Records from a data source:
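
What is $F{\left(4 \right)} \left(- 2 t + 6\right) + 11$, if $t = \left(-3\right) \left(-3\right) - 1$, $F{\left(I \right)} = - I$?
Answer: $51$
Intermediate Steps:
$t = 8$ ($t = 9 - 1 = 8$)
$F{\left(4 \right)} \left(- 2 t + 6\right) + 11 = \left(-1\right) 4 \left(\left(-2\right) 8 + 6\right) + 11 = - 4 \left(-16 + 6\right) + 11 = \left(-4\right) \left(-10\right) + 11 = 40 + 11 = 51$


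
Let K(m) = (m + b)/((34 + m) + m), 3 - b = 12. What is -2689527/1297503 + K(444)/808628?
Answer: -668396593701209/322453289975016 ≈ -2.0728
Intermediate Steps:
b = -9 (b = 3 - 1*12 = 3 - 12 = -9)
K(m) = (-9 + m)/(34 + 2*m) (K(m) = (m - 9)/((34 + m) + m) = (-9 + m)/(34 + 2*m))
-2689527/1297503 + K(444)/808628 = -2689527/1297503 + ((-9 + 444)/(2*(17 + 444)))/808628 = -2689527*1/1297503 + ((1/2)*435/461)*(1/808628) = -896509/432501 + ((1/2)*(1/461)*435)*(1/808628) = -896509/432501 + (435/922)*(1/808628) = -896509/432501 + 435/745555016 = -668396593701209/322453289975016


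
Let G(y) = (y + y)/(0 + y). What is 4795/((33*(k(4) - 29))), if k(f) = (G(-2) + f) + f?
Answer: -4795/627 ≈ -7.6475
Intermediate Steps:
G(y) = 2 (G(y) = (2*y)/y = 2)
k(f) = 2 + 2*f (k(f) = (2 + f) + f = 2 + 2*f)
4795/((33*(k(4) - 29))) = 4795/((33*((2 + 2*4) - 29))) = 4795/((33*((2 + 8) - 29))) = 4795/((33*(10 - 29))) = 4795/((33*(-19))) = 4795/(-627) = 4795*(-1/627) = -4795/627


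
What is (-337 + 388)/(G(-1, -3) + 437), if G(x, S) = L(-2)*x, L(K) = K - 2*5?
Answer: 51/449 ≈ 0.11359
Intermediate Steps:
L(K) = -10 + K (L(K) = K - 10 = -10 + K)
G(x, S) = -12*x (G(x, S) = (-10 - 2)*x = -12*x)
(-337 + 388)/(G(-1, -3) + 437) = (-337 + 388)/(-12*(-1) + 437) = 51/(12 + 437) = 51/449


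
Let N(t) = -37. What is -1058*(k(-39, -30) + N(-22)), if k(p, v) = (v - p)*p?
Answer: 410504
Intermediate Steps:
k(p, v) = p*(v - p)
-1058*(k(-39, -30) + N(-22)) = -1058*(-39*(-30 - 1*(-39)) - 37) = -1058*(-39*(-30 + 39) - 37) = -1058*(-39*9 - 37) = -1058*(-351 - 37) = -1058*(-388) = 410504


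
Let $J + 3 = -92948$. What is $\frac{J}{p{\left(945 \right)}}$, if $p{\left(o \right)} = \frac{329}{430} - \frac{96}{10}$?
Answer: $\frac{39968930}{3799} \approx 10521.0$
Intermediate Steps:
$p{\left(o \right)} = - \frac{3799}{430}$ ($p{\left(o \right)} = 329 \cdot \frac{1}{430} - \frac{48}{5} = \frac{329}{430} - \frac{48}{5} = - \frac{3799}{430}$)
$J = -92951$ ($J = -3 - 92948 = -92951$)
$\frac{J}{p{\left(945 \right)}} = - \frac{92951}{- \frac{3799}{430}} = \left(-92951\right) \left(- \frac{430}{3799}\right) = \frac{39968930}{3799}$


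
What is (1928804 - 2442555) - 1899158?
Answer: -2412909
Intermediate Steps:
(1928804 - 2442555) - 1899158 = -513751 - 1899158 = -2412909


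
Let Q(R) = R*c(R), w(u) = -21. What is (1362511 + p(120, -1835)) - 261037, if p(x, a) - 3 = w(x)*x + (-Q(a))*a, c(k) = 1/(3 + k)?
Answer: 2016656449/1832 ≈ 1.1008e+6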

--

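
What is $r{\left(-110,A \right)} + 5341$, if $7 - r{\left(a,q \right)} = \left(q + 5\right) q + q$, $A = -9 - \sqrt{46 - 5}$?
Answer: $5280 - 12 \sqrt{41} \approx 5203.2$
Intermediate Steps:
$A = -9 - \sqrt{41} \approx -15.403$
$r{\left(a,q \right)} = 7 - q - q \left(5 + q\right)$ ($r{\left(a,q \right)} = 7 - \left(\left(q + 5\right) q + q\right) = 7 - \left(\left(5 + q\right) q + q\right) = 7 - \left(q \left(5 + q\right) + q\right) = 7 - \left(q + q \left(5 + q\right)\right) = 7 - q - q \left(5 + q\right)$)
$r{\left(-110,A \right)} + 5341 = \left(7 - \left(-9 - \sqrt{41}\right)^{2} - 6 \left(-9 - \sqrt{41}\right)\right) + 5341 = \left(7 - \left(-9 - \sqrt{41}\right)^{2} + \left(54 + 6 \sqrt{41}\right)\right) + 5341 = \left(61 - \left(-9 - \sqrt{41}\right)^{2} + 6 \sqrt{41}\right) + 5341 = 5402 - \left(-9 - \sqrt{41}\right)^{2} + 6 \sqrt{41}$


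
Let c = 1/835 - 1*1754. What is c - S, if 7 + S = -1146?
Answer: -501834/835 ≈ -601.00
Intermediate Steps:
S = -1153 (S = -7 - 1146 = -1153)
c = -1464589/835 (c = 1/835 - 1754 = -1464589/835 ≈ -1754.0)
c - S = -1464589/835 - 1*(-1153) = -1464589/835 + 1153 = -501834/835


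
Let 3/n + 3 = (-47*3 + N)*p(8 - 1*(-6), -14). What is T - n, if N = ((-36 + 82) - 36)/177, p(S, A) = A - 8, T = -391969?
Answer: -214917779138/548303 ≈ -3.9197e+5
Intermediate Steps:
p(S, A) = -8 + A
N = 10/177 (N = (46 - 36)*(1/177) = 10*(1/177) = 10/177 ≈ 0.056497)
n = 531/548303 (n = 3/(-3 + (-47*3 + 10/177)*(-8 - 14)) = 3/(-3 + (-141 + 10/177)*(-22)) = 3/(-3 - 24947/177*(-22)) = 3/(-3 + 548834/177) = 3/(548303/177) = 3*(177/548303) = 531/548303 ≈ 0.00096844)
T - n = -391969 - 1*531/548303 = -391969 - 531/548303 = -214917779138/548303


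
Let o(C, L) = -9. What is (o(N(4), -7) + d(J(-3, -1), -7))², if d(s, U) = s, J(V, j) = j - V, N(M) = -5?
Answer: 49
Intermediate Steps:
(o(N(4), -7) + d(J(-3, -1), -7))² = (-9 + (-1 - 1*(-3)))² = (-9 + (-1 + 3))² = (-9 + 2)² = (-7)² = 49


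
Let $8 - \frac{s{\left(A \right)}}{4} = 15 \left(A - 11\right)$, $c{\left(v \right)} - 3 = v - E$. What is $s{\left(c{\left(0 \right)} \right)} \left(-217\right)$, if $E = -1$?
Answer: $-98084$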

» WHAT IS REQUIRED: Looking at the data above, return every line from the one with "E$. What is" down to the one with "Answer: $-98084$", exactly and inclusively.

» OUTPUT OF THE TASK:
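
Let $8 - \frac{s{\left(A \right)}}{4} = 15 \left(A - 11\right)$, $c{\left(v \right)} - 3 = v - E$. What is $s{\left(c{\left(0 \right)} \right)} \left(-217\right)$, if $E = -1$?
Answer: $-98084$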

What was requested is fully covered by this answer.